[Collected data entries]
***
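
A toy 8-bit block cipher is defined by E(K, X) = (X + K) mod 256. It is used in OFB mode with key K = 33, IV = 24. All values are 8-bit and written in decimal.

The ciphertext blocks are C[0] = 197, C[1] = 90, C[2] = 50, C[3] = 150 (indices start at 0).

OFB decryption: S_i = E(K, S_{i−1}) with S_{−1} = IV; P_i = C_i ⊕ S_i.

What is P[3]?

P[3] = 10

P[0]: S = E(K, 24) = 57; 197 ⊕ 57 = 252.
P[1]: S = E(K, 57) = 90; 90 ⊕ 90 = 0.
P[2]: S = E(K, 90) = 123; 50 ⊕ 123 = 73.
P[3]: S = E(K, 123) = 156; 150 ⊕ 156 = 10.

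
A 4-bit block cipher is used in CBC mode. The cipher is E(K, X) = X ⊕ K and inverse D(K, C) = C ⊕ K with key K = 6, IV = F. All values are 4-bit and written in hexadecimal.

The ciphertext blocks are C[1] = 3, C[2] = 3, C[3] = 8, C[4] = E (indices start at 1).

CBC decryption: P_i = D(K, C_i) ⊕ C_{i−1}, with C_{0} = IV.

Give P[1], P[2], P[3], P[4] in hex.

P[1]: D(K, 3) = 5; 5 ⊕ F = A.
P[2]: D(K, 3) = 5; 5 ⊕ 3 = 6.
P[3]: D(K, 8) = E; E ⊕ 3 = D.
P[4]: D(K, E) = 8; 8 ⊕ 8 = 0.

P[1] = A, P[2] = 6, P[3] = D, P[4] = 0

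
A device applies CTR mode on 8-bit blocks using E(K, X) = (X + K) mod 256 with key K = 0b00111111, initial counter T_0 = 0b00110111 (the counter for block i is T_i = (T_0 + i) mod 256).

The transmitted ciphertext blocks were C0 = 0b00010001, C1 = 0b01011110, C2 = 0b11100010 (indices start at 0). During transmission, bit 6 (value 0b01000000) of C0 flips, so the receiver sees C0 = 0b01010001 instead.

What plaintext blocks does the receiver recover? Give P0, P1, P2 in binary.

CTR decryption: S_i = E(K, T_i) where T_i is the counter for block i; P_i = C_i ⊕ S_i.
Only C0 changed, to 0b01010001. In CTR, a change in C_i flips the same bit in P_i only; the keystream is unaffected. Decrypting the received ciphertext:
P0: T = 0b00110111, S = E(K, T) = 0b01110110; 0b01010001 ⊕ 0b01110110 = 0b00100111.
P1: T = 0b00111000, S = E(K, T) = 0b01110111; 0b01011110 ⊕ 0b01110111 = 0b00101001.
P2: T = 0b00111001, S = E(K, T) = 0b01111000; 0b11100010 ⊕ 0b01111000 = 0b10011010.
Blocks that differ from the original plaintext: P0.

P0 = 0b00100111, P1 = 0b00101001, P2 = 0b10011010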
***
* WHAT THIS TASK INVOLVES: Please write out every record shown above exactly as it reads.

* OUTPUT BELOW:
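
A toy 8-bit block cipher is defined by E(K, X) = (X + K) mod 256. It is used in OFB mode with key K = 33, IV = 24. All values are 8-bit and written in decimal.

The ciphertext blocks are C[0] = 197, C[1] = 90, C[2] = 50, C[3] = 150 (indices start at 0).

OFB decryption: S_i = E(K, S_{i−1}) with S_{−1} = IV; P_i = C_i ⊕ S_i.

What is P[3]?

P[3] = 10

P[0]: S = E(K, 24) = 57; 197 ⊕ 57 = 252.
P[1]: S = E(K, 57) = 90; 90 ⊕ 90 = 0.
P[2]: S = E(K, 90) = 123; 50 ⊕ 123 = 73.
P[3]: S = E(K, 123) = 156; 150 ⊕ 156 = 10.

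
A 4-bit block cipher is used in CBC mode. The cipher is E(K, X) = X ⊕ K and inverse D(K, C) = C ⊕ K with key K = 6, IV = F. All values are 4-bit and written in hexadecimal.

The ciphertext blocks are C[1] = 3, C[2] = 3, C[3] = 8, C[4] = E (indices start at 1).

CBC decryption: P_i = D(K, C_i) ⊕ C_{i−1}, with C_{0} = IV.

Give P[1], P[2], P[3], P[4] in hex.

P[1]: D(K, 3) = 5; 5 ⊕ F = A.
P[2]: D(K, 3) = 5; 5 ⊕ 3 = 6.
P[3]: D(K, 8) = E; E ⊕ 3 = D.
P[4]: D(K, E) = 8; 8 ⊕ 8 = 0.

P[1] = A, P[2] = 6, P[3] = D, P[4] = 0

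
A device applies CTR mode on 8-bit blocks using E(K, X) = (X + K) mod 256 with key K = 0b00111111, initial counter T_0 = 0b00110111 (the counter for block i is T_i = (T_0 + i) mod 256).

The transmitted ciphertext blocks were C0 = 0b00010001, C1 = 0b01011110, C2 = 0b11100010 (indices start at 0). During transmission, bit 6 (value 0b01000000) of C0 flips, so the receiver sees C0 = 0b01010001 instead.

What plaintext blocks does the receiver recover? Give P0, P1, P2 in binary.

CTR decryption: S_i = E(K, T_i) where T_i is the counter for block i; P_i = C_i ⊕ S_i.
Only C0 changed, to 0b01010001. In CTR, a change in C_i flips the same bit in P_i only; the keystream is unaffected. Decrypting the received ciphertext:
P0: T = 0b00110111, S = E(K, T) = 0b01110110; 0b01010001 ⊕ 0b01110110 = 0b00100111.
P1: T = 0b00111000, S = E(K, T) = 0b01110111; 0b01011110 ⊕ 0b01110111 = 0b00101001.
P2: T = 0b00111001, S = E(K, T) = 0b01111000; 0b11100010 ⊕ 0b01111000 = 0b10011010.
Blocks that differ from the original plaintext: P0.

P0 = 0b00100111, P1 = 0b00101001, P2 = 0b10011010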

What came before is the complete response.